*** Opening Available data ***

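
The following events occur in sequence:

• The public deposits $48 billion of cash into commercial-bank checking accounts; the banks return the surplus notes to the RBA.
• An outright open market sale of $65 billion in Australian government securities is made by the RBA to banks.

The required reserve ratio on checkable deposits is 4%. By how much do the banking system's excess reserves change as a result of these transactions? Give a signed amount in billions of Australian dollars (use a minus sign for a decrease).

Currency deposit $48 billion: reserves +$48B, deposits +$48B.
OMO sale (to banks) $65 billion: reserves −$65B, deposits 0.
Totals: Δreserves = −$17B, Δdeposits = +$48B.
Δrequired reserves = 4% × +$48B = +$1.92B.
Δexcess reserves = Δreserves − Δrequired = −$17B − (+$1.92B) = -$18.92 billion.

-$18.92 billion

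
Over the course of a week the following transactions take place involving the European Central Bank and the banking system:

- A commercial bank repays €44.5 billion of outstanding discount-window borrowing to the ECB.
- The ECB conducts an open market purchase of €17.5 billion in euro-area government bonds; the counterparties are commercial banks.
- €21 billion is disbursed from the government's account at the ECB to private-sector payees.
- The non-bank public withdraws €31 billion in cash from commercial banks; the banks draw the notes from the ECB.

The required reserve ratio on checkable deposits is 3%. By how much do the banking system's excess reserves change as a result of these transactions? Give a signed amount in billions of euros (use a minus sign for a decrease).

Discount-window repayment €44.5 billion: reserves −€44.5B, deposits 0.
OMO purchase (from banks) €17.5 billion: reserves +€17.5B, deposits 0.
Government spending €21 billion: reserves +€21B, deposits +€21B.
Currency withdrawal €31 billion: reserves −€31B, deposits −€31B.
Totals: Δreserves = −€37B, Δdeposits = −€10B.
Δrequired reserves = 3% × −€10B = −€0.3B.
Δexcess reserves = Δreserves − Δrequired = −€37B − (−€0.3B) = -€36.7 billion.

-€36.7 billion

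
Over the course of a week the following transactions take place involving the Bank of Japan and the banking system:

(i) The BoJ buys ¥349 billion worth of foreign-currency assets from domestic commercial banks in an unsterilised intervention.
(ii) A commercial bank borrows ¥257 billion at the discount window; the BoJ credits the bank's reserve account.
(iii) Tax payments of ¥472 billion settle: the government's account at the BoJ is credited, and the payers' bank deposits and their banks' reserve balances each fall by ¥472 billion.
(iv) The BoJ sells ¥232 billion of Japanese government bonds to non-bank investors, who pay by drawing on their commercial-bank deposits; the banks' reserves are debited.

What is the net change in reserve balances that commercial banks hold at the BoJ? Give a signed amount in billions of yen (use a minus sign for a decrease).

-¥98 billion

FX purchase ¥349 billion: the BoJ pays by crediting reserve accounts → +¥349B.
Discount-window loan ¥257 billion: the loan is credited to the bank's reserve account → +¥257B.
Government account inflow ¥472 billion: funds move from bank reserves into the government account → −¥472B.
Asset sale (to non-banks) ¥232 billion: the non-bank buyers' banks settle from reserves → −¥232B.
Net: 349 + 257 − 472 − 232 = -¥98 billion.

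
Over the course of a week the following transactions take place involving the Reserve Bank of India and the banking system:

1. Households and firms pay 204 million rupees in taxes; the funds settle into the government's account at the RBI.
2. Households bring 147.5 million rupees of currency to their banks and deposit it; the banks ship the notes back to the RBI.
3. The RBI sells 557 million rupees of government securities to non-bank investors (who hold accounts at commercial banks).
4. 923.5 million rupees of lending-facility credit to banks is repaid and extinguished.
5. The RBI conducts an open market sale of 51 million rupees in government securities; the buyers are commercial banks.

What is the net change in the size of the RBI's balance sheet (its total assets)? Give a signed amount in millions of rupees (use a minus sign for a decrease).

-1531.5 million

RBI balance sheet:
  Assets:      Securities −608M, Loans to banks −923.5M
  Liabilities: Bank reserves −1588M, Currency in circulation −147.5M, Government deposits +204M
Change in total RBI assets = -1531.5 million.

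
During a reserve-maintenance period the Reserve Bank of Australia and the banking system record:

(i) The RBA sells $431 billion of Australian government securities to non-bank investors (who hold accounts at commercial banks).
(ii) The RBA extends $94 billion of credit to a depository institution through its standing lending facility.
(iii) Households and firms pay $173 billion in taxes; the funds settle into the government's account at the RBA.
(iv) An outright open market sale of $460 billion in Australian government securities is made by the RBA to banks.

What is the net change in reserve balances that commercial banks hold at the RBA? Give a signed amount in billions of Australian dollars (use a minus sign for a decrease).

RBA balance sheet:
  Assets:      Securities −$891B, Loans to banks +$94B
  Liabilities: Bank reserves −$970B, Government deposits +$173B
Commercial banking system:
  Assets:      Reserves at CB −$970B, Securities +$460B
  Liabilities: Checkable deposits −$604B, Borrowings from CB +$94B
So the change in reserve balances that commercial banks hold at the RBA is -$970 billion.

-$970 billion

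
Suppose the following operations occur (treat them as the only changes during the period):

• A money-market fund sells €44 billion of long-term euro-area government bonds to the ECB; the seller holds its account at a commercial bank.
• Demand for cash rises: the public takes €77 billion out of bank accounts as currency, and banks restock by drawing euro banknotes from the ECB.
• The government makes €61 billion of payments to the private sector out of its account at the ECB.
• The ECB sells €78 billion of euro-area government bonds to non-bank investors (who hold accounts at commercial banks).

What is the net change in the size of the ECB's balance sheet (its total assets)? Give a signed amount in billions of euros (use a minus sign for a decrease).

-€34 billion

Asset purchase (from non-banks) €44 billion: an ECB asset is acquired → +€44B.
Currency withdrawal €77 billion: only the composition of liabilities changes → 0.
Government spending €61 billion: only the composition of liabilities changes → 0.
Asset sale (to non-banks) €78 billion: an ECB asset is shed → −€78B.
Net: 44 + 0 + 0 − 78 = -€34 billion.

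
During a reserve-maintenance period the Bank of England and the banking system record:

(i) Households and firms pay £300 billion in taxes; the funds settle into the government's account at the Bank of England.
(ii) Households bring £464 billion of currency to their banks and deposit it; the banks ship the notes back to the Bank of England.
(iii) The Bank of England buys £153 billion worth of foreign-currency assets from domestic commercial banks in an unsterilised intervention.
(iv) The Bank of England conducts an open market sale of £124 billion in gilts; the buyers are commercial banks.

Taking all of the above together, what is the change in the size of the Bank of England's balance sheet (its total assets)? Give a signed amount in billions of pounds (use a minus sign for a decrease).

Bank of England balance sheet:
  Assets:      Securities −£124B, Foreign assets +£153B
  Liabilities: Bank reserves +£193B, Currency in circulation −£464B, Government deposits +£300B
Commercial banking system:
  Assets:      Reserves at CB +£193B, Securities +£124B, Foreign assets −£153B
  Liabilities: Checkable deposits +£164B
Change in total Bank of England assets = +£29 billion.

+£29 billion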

*** Closing Available data ***

__Action item__
Lines with "outright": return each one from the data above.

__Exercise answer__
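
• An outright open market sale of $65 billion in Australian government securities is made by the RBA to banks.
(iv) An outright open market sale of $460 billion in Australian government securities is made by the RBA to banks.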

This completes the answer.